:: REQUIREMENT ::
Using the listing below, keep only the lines with the word "spherical" and copy them.

:: DATA RECORDS ::
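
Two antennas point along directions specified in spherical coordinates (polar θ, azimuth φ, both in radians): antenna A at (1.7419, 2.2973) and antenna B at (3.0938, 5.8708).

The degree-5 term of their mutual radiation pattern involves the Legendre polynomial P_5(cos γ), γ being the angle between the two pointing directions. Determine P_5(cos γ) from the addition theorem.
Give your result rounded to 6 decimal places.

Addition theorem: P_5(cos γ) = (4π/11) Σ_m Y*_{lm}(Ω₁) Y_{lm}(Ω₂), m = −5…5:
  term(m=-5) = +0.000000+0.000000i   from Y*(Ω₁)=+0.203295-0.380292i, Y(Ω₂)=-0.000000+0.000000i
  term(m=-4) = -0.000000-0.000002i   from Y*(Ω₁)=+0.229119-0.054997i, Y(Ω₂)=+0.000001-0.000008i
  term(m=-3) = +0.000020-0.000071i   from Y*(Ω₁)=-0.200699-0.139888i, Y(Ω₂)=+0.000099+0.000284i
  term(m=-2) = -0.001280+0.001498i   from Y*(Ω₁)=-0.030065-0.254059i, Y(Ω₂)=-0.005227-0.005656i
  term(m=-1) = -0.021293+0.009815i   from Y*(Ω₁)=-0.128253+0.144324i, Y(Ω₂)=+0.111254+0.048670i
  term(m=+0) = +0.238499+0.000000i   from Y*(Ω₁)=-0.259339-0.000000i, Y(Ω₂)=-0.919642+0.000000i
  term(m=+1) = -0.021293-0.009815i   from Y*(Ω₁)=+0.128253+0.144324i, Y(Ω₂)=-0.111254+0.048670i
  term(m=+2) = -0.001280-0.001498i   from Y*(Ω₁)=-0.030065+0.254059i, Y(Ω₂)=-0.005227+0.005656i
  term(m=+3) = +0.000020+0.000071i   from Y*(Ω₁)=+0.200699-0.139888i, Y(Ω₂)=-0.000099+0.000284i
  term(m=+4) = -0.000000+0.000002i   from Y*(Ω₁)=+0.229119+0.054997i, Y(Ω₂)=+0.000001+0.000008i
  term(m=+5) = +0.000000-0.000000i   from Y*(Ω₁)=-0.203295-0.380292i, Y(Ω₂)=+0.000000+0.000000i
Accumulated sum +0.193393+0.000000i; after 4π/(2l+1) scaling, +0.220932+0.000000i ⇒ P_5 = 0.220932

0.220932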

==

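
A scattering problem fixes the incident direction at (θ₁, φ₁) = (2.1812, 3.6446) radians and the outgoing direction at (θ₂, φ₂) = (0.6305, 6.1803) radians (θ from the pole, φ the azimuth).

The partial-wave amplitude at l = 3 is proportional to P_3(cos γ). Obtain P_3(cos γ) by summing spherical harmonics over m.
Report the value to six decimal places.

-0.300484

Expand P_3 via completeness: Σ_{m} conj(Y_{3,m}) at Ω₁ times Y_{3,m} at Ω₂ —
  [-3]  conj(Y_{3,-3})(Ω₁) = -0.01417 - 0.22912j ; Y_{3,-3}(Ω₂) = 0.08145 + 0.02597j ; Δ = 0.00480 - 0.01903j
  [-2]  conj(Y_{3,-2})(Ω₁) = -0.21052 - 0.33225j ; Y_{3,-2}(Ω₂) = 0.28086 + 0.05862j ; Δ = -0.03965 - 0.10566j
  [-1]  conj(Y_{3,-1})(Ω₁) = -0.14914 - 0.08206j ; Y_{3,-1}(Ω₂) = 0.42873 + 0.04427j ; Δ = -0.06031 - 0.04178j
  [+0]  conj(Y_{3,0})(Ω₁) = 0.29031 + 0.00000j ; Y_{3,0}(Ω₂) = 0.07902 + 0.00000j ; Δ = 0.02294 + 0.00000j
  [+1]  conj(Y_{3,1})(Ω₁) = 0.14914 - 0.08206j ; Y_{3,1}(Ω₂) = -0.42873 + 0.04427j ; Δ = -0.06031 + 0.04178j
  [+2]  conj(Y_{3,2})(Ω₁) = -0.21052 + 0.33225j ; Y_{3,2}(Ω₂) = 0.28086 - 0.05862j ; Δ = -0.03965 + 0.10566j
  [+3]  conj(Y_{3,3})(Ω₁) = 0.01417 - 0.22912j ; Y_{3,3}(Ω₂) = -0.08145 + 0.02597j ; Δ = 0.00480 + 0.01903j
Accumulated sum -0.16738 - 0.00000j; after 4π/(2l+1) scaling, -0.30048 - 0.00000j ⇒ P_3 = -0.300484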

:: REPLY ::
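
Two antennas point along directions specified in spherical coordinates (polar θ, azimuth φ, both in radians): antenna A at (1.7419, 2.2973) and antenna B at (3.0938, 5.8708).
The partial-wave amplitude at l = 3 is proportional to P_3(cos γ). Obtain P_3(cos γ) by summing spherical harmonics over m.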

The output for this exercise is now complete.